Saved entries
==============================

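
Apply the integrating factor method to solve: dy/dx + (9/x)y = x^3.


P(x) = 9/x ⇒ μ = x^9.
(x^9 y)' = x^9·x^3 = x^12.
Integrate: x^9 y = x^13/(13) + C.
Solve for y: y = (1/13)x^4 + C/x^9.


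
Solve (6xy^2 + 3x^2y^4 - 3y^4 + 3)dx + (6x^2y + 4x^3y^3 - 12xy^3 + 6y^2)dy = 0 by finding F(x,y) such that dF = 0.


Check exactness: ∂M/∂y = 12xy + 12x^2y^3 - 12y^3 and ∂N/∂x = 12xy + 12x^2y^3 - 12y^3; equal, so the equation is exact.
Integrate M with respect to x (treating y as constant): ∫M dx = 3x^2y^2 + x^3y^4 - 3xy^4 + 3x + h(y).
Differentiate w.r.t. y and set equal to N: the x-dependent terms already match, leaving h'(y) = 6y^2. Integrate: h(y) = 2y^3.
So F(x,y) = 3x^2y^2 + x^3y^4 - 3xy^4 + 3x + 2y^3.
General solution: 3x^2y^2 + x^3y^4 - 3xy^4 + 3x + 2y^3 = C.


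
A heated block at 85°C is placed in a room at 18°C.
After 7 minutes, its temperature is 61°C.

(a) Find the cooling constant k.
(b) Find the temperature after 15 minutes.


Newton's law: T(t) = T_a + (T₀ - T_a)e^(-kt).
(a) Use T(7) = 61: (61 - 18)/(85 - 18) = e^(-k·7), so k = -ln(0.642)/7 ≈ 0.0634.
(b) Apply k to t = 15: T(15) = 18 + (67)e^(-0.950) ≈ 43.9°C.


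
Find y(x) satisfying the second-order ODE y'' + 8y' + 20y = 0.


Characteristic equation: r² + 8r + 20 = 0.
Discriminant is negative; roots r = -4 ± 2i (complex conjugate pair).
General solution uses e^(α x)(C₁ cos(β x) + C₂ sin(β x)): y = e^(-4x)(C₁cos(2x) + C₂sin(2x)).


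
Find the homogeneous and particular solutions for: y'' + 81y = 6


Homogeneous part: r² + 81 = 0 ⇒ r = ±9i, so y_h = C₁cos(9x) + C₂sin(9x).
Try constant y_p = A; plug in: 81A = 6 ⇒ A = 2/27.
General solution: y = C₁cos(9x) + C₂sin(9x) + 2/27.


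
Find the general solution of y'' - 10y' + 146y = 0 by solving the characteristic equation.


Characteristic equation: r² - 10r + 146 = 0.
Discriminant is negative; roots r = 5 ± 11i (complex conjugate pair).
General solution uses e^(α x)(C₁ cos(β x) + C₂ sin(β x)): y = e^(5x)(C₁cos(11x) + C₂sin(11x)).


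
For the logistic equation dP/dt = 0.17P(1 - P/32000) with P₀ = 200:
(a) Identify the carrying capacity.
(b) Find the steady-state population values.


Logistic ODE dP/dt = 0.17P(1 - P/32000) has equilibria where dP/dt = 0, i.e. P = 0 or P = 32000.
The coefficient (1 - P/K) = 0 when P = K, identifying K = 32000 as the carrying capacity.
(a) K = 32000; (b) equilibria P = 0 and P = 32000.


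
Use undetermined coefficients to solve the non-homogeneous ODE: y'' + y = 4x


Homogeneous: r² + 1 = 0 ⇒ r = ±1i, y_h = C₁cos(x) + C₂sin(x).
Polynomial forcing; try y_p = Ax + B. Then y_p'' + 1 y_p = 1(Ax + B) = 4x, so B = 0 and A = 4.
General solution: y = C₁cos(x) + C₂sin(x) + 4x.


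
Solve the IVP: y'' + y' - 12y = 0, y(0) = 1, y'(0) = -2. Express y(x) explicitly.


Characteristic roots of r² + r - 12 = 0 are 3, -4.
General solution y = c₁ e^(3x) + c₂ e^(-4x).
Apply y(0) = 1: c₁ + c₂ = 1. Apply y'(0) = -2: 3 c₁ - 4 c₂ = -2.
Solve: c₁ = 2/7, c₂ = 5/7.
Particular solution: y = (2/7)e^(3x) + (5/7)e^(-4x).


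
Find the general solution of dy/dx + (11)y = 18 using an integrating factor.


P(x) = 11, Q(x) = 18; integrating factor μ = e^(11x).
(μ y)' = 18e^(11x) ⇒ μ y = (18/11)e^(11x) + C.
Divide by μ: y = 18/11 + Ce^(-11x).


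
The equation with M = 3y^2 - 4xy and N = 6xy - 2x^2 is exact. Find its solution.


Check exactness: ∂M/∂y = 6y - 4x and ∂N/∂x = 6y - 4x; equal, so the equation is exact.
Integrate M with respect to x (treating y as constant): ∫M dx = 3xy^2 - 2x^2y + h(y).
Differentiate w.r.t. y and set equal to N: all terms match, so h'(y) = 0 and h is a constant absorbed into C.
General solution: 3xy^2 - 2x^2y = C.


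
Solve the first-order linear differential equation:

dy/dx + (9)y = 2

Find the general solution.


P(x) = 9, Q(x) = 2; integrating factor μ = e^(9x).
(μ y)' = 2e^(9x) ⇒ μ y = (2/9)e^(9x) + C.
Divide by μ: y = 2/9 + Ce^(-9x).


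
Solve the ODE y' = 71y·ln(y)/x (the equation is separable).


Separate: dy/[y ln(y)] = 71 dx/x.
Substitute u = ln(y): du/u = 71 dx/x.
Integrate: ln|ln(y)| = 71ln|x| + C₀, hence ln(y) = C·x^71.


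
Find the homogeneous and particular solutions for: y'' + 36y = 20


Homogeneous part: r² + 36 = 0 ⇒ r = ±6i, so y_h = C₁cos(6x) + C₂sin(6x).
Try constant y_p = A; plug in: 36A = 20 ⇒ A = 5/9.
General solution: y = C₁cos(6x) + C₂sin(6x) + 5/9.


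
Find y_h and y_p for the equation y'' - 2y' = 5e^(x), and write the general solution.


Characteristic roots of r² - 2r = 0 are 0, 2.
y_h = C₁ + C₂e^(2x).
Forcing exponent 1 is not a characteristic root; try y_p = Ae^(x).
Substitute: A·(1 + (-2)·1 + (0)) = A·-1 = 5, so A = -5.
General solution: y = C₁ + C₂e^(2x) - 5e^(x).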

==============================

# Goal of the exercise:
The answer must be a word-for-word reproduction of every record above.

# Exercise answer:
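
Apply the integrating factor method to solve: dy/dx + (9/x)y = x^3.


P(x) = 9/x ⇒ μ = x^9.
(x^9 y)' = x^9·x^3 = x^12.
Integrate: x^9 y = x^13/(13) + C.
Solve for y: y = (1/13)x^4 + C/x^9.


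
Solve (6xy^2 + 3x^2y^4 - 3y^4 + 3)dx + (6x^2y + 4x^3y^3 - 12xy^3 + 6y^2)dy = 0 by finding F(x,y) such that dF = 0.


Check exactness: ∂M/∂y = 12xy + 12x^2y^3 - 12y^3 and ∂N/∂x = 12xy + 12x^2y^3 - 12y^3; equal, so the equation is exact.
Integrate M with respect to x (treating y as constant): ∫M dx = 3x^2y^2 + x^3y^4 - 3xy^4 + 3x + h(y).
Differentiate w.r.t. y and set equal to N: the x-dependent terms already match, leaving h'(y) = 6y^2. Integrate: h(y) = 2y^3.
So F(x,y) = 3x^2y^2 + x^3y^4 - 3xy^4 + 3x + 2y^3.
General solution: 3x^2y^2 + x^3y^4 - 3xy^4 + 3x + 2y^3 = C.


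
A heated block at 85°C is placed in a room at 18°C.
After 7 minutes, its temperature is 61°C.

(a) Find the cooling constant k.
(b) Find the temperature after 15 minutes.


Newton's law: T(t) = T_a + (T₀ - T_a)e^(-kt).
(a) Use T(7) = 61: (61 - 18)/(85 - 18) = e^(-k·7), so k = -ln(0.642)/7 ≈ 0.0634.
(b) Apply k to t = 15: T(15) = 18 + (67)e^(-0.950) ≈ 43.9°C.


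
Find y(x) satisfying the second-order ODE y'' + 8y' + 20y = 0.


Characteristic equation: r² + 8r + 20 = 0.
Discriminant is negative; roots r = -4 ± 2i (complex conjugate pair).
General solution uses e^(α x)(C₁ cos(β x) + C₂ sin(β x)): y = e^(-4x)(C₁cos(2x) + C₂sin(2x)).


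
Find the homogeneous and particular solutions for: y'' + 81y = 6


Homogeneous part: r² + 81 = 0 ⇒ r = ±9i, so y_h = C₁cos(9x) + C₂sin(9x).
Try constant y_p = A; plug in: 81A = 6 ⇒ A = 2/27.
General solution: y = C₁cos(9x) + C₂sin(9x) + 2/27.


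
Find the general solution of y'' - 10y' + 146y = 0 by solving the characteristic equation.


Characteristic equation: r² - 10r + 146 = 0.
Discriminant is negative; roots r = 5 ± 11i (complex conjugate pair).
General solution uses e^(α x)(C₁ cos(β x) + C₂ sin(β x)): y = e^(5x)(C₁cos(11x) + C₂sin(11x)).


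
For the logistic equation dP/dt = 0.17P(1 - P/32000) with P₀ = 200:
(a) Identify the carrying capacity.
(b) Find the steady-state population values.


Logistic ODE dP/dt = 0.17P(1 - P/32000) has equilibria where dP/dt = 0, i.e. P = 0 or P = 32000.
The coefficient (1 - P/K) = 0 when P = K, identifying K = 32000 as the carrying capacity.
(a) K = 32000; (b) equilibria P = 0 and P = 32000.


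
Use undetermined coefficients to solve the non-homogeneous ODE: y'' + y = 4x


Homogeneous: r² + 1 = 0 ⇒ r = ±1i, y_h = C₁cos(x) + C₂sin(x).
Polynomial forcing; try y_p = Ax + B. Then y_p'' + 1 y_p = 1(Ax + B) = 4x, so B = 0 and A = 4.
General solution: y = C₁cos(x) + C₂sin(x) + 4x.


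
Solve the IVP: y'' + y' - 12y = 0, y(0) = 1, y'(0) = -2. Express y(x) explicitly.


Characteristic roots of r² + r - 12 = 0 are 3, -4.
General solution y = c₁ e^(3x) + c₂ e^(-4x).
Apply y(0) = 1: c₁ + c₂ = 1. Apply y'(0) = -2: 3 c₁ - 4 c₂ = -2.
Solve: c₁ = 2/7, c₂ = 5/7.
Particular solution: y = (2/7)e^(3x) + (5/7)e^(-4x).


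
Find the general solution of dy/dx + (11)y = 18 using an integrating factor.


P(x) = 11, Q(x) = 18; integrating factor μ = e^(11x).
(μ y)' = 18e^(11x) ⇒ μ y = (18/11)e^(11x) + C.
Divide by μ: y = 18/11 + Ce^(-11x).


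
The equation with M = 3y^2 - 4xy and N = 6xy - 2x^2 is exact. Find its solution.


Check exactness: ∂M/∂y = 6y - 4x and ∂N/∂x = 6y - 4x; equal, so the equation is exact.
Integrate M with respect to x (treating y as constant): ∫M dx = 3xy^2 - 2x^2y + h(y).
Differentiate w.r.t. y and set equal to N: all terms match, so h'(y) = 0 and h is a constant absorbed into C.
General solution: 3xy^2 - 2x^2y = C.


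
Solve the first-order linear differential equation:

dy/dx + (9)y = 2

Find the general solution.


P(x) = 9, Q(x) = 2; integrating factor μ = e^(9x).
(μ y)' = 2e^(9x) ⇒ μ y = (2/9)e^(9x) + C.
Divide by μ: y = 2/9 + Ce^(-9x).


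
Solve the ODE y' = 71y·ln(y)/x (the equation is separable).


Separate: dy/[y ln(y)] = 71 dx/x.
Substitute u = ln(y): du/u = 71 dx/x.
Integrate: ln|ln(y)| = 71ln|x| + C₀, hence ln(y) = C·x^71.


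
Find the homogeneous and particular solutions for: y'' + 36y = 20


Homogeneous part: r² + 36 = 0 ⇒ r = ±6i, so y_h = C₁cos(6x) + C₂sin(6x).
Try constant y_p = A; plug in: 36A = 20 ⇒ A = 5/9.
General solution: y = C₁cos(6x) + C₂sin(6x) + 5/9.


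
Find y_h and y_p for the equation y'' - 2y' = 5e^(x), and write the general solution.


Characteristic roots of r² - 2r = 0 are 0, 2.
y_h = C₁ + C₂e^(2x).
Forcing exponent 1 is not a characteristic root; try y_p = Ae^(x).
Substitute: A·(1 + (-2)·1 + (0)) = A·-1 = 5, so A = -5.
General solution: y = C₁ + C₂e^(2x) - 5e^(x).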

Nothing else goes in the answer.